_Given records_
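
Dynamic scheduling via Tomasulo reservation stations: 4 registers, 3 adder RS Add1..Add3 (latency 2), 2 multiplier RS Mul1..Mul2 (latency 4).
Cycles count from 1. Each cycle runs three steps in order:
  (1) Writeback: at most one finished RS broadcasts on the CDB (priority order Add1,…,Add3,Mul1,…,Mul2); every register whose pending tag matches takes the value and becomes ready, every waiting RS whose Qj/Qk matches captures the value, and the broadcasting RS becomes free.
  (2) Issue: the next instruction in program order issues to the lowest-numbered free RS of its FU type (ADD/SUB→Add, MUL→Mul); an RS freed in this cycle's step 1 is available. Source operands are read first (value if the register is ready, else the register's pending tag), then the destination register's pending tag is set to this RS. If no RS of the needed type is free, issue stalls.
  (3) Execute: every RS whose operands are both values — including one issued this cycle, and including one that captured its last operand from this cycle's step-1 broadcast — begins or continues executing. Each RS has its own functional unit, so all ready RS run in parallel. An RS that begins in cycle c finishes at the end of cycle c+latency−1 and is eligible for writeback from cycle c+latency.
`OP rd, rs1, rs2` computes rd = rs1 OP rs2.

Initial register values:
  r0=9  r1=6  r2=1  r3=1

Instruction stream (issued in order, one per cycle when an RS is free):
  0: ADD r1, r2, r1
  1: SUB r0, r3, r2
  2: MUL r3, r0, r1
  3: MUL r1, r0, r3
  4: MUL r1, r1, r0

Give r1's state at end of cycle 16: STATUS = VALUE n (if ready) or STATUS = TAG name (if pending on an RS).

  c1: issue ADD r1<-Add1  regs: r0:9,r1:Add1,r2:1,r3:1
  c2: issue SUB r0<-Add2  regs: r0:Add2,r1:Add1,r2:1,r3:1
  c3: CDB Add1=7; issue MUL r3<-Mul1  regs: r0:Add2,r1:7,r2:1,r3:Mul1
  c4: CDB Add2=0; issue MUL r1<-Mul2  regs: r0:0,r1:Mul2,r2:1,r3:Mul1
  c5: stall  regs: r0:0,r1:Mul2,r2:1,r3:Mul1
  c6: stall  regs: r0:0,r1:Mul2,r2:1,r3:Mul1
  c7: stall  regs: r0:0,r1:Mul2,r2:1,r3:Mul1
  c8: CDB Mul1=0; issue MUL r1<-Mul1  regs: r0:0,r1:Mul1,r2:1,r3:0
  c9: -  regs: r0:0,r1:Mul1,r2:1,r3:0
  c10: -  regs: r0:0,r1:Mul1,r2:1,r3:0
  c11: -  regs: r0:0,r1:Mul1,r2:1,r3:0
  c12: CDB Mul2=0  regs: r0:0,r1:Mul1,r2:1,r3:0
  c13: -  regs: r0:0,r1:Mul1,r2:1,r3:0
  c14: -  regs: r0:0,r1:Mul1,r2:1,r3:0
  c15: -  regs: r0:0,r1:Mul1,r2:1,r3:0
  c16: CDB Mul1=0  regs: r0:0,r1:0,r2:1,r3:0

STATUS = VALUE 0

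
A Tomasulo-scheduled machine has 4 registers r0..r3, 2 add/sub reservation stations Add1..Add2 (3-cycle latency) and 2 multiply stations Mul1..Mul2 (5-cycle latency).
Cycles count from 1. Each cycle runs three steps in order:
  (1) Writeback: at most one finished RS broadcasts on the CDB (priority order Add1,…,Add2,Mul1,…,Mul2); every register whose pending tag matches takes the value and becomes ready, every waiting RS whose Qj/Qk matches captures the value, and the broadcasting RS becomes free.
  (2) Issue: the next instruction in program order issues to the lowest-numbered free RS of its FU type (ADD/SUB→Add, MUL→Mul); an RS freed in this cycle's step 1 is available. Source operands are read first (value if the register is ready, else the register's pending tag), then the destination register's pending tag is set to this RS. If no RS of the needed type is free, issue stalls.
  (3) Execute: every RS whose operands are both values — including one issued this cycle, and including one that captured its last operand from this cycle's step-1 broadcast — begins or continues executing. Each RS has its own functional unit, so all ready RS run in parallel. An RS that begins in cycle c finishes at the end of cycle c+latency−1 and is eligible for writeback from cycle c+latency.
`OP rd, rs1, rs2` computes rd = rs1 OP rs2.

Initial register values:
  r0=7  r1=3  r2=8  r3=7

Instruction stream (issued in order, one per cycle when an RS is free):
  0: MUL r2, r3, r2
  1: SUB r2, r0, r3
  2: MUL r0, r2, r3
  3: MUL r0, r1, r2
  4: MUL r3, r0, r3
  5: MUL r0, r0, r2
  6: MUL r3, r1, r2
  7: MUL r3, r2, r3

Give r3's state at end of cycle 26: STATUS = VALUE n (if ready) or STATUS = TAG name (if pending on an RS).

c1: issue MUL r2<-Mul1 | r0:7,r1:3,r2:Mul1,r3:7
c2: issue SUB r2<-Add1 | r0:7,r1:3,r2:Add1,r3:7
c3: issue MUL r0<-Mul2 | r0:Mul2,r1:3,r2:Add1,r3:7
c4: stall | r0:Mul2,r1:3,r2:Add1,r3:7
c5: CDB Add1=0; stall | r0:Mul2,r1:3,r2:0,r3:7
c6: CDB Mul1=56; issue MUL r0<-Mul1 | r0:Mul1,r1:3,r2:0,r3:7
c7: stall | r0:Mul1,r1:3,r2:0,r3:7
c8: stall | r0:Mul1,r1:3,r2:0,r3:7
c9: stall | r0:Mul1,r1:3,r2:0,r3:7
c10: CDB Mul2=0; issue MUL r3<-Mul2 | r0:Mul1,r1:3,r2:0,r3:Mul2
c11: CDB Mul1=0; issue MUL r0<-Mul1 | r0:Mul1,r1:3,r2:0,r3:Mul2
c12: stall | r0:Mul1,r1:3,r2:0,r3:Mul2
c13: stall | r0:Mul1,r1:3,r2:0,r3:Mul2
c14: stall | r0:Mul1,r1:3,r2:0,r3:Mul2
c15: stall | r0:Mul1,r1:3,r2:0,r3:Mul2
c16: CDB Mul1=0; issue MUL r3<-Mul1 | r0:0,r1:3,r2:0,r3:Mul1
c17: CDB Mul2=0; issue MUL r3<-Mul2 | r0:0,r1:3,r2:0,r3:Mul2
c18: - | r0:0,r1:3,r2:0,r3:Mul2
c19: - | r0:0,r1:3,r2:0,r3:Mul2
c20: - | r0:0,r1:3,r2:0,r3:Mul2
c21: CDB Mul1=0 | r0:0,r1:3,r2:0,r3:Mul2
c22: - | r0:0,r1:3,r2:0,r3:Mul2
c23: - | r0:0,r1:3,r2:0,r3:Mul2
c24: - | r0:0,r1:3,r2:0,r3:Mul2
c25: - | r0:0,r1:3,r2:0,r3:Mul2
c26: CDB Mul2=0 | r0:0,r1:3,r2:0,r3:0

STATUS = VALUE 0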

_Task to complete_
Recite the full listing above exactly.

_Problem solution_
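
Dynamic scheduling via Tomasulo reservation stations: 4 registers, 3 adder RS Add1..Add3 (latency 2), 2 multiplier RS Mul1..Mul2 (latency 4).
Cycles count from 1. Each cycle runs three steps in order:
  (1) Writeback: at most one finished RS broadcasts on the CDB (priority order Add1,…,Add3,Mul1,…,Mul2); every register whose pending tag matches takes the value and becomes ready, every waiting RS whose Qj/Qk matches captures the value, and the broadcasting RS becomes free.
  (2) Issue: the next instruction in program order issues to the lowest-numbered free RS of its FU type (ADD/SUB→Add, MUL→Mul); an RS freed in this cycle's step 1 is available. Source operands are read first (value if the register is ready, else the register's pending tag), then the destination register's pending tag is set to this RS. If no RS of the needed type is free, issue stalls.
  (3) Execute: every RS whose operands are both values — including one issued this cycle, and including one that captured its last operand from this cycle's step-1 broadcast — begins or continues executing. Each RS has its own functional unit, so all ready RS run in parallel. An RS that begins in cycle c finishes at the end of cycle c+latency−1 and is eligible for writeback from cycle c+latency.
`OP rd, rs1, rs2` computes rd = rs1 OP rs2.

Initial register values:
  r0=9  r1=6  r2=1  r3=1

Instruction stream (issued in order, one per cycle when an RS is free):
  0: ADD r1, r2, r1
  1: SUB r0, r3, r2
  2: MUL r3, r0, r1
  3: MUL r1, r0, r3
  4: MUL r1, r1, r0

Give r1's state at end of cycle 16: STATUS = VALUE n (if ready) or STATUS = TAG name (if pending on an RS).

  c1: issue ADD r1<-Add1  regs: r0:9,r1:Add1,r2:1,r3:1
  c2: issue SUB r0<-Add2  regs: r0:Add2,r1:Add1,r2:1,r3:1
  c3: CDB Add1=7; issue MUL r3<-Mul1  regs: r0:Add2,r1:7,r2:1,r3:Mul1
  c4: CDB Add2=0; issue MUL r1<-Mul2  regs: r0:0,r1:Mul2,r2:1,r3:Mul1
  c5: stall  regs: r0:0,r1:Mul2,r2:1,r3:Mul1
  c6: stall  regs: r0:0,r1:Mul2,r2:1,r3:Mul1
  c7: stall  regs: r0:0,r1:Mul2,r2:1,r3:Mul1
  c8: CDB Mul1=0; issue MUL r1<-Mul1  regs: r0:0,r1:Mul1,r2:1,r3:0
  c9: -  regs: r0:0,r1:Mul1,r2:1,r3:0
  c10: -  regs: r0:0,r1:Mul1,r2:1,r3:0
  c11: -  regs: r0:0,r1:Mul1,r2:1,r3:0
  c12: CDB Mul2=0  regs: r0:0,r1:Mul1,r2:1,r3:0
  c13: -  regs: r0:0,r1:Mul1,r2:1,r3:0
  c14: -  regs: r0:0,r1:Mul1,r2:1,r3:0
  c15: -  regs: r0:0,r1:Mul1,r2:1,r3:0
  c16: CDB Mul1=0  regs: r0:0,r1:0,r2:1,r3:0

STATUS = VALUE 0

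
A Tomasulo-scheduled machine has 4 registers r0..r3, 2 add/sub reservation stations Add1..Add2 (3-cycle latency) and 2 multiply stations Mul1..Mul2 (5-cycle latency).
Cycles count from 1. Each cycle runs three steps in order:
  (1) Writeback: at most one finished RS broadcasts on the CDB (priority order Add1,…,Add2,Mul1,…,Mul2); every register whose pending tag matches takes the value and becomes ready, every waiting RS whose Qj/Qk matches captures the value, and the broadcasting RS becomes free.
  (2) Issue: the next instruction in program order issues to the lowest-numbered free RS of its FU type (ADD/SUB→Add, MUL→Mul); an RS freed in this cycle's step 1 is available. Source operands are read first (value if the register is ready, else the register's pending tag), then the destination register's pending tag is set to this RS. If no RS of the needed type is free, issue stalls.
  (3) Execute: every RS whose operands are both values — including one issued this cycle, and including one that captured its last operand from this cycle's step-1 broadcast — begins or continues executing. Each RS has its own functional unit, so all ready RS run in parallel. An RS that begins in cycle c finishes at the end of cycle c+latency−1 and is eligible for writeback from cycle c+latency.
`OP rd, rs1, rs2` computes rd = rs1 OP rs2.

Initial register values:
  r0=7  r1=3  r2=8  r3=7

Instruction stream (issued in order, one per cycle when an RS is free):
  0: MUL r2, r3, r2
  1: SUB r2, r0, r3
  2: MUL r0, r2, r3
  3: MUL r0, r1, r2
  4: MUL r3, r0, r3
  5: MUL r0, r0, r2
  6: MUL r3, r1, r2
  7: MUL r3, r2, r3

Give r3's state at end of cycle 26: STATUS = VALUE n (if ready) or STATUS = TAG name (if pending on an RS).

c1: issue MUL r2<-Mul1 | r0:7,r1:3,r2:Mul1,r3:7
c2: issue SUB r2<-Add1 | r0:7,r1:3,r2:Add1,r3:7
c3: issue MUL r0<-Mul2 | r0:Mul2,r1:3,r2:Add1,r3:7
c4: stall | r0:Mul2,r1:3,r2:Add1,r3:7
c5: CDB Add1=0; stall | r0:Mul2,r1:3,r2:0,r3:7
c6: CDB Mul1=56; issue MUL r0<-Mul1 | r0:Mul1,r1:3,r2:0,r3:7
c7: stall | r0:Mul1,r1:3,r2:0,r3:7
c8: stall | r0:Mul1,r1:3,r2:0,r3:7
c9: stall | r0:Mul1,r1:3,r2:0,r3:7
c10: CDB Mul2=0; issue MUL r3<-Mul2 | r0:Mul1,r1:3,r2:0,r3:Mul2
c11: CDB Mul1=0; issue MUL r0<-Mul1 | r0:Mul1,r1:3,r2:0,r3:Mul2
c12: stall | r0:Mul1,r1:3,r2:0,r3:Mul2
c13: stall | r0:Mul1,r1:3,r2:0,r3:Mul2
c14: stall | r0:Mul1,r1:3,r2:0,r3:Mul2
c15: stall | r0:Mul1,r1:3,r2:0,r3:Mul2
c16: CDB Mul1=0; issue MUL r3<-Mul1 | r0:0,r1:3,r2:0,r3:Mul1
c17: CDB Mul2=0; issue MUL r3<-Mul2 | r0:0,r1:3,r2:0,r3:Mul2
c18: - | r0:0,r1:3,r2:0,r3:Mul2
c19: - | r0:0,r1:3,r2:0,r3:Mul2
c20: - | r0:0,r1:3,r2:0,r3:Mul2
c21: CDB Mul1=0 | r0:0,r1:3,r2:0,r3:Mul2
c22: - | r0:0,r1:3,r2:0,r3:Mul2
c23: - | r0:0,r1:3,r2:0,r3:Mul2
c24: - | r0:0,r1:3,r2:0,r3:Mul2
c25: - | r0:0,r1:3,r2:0,r3:Mul2
c26: CDB Mul2=0 | r0:0,r1:3,r2:0,r3:0

STATUS = VALUE 0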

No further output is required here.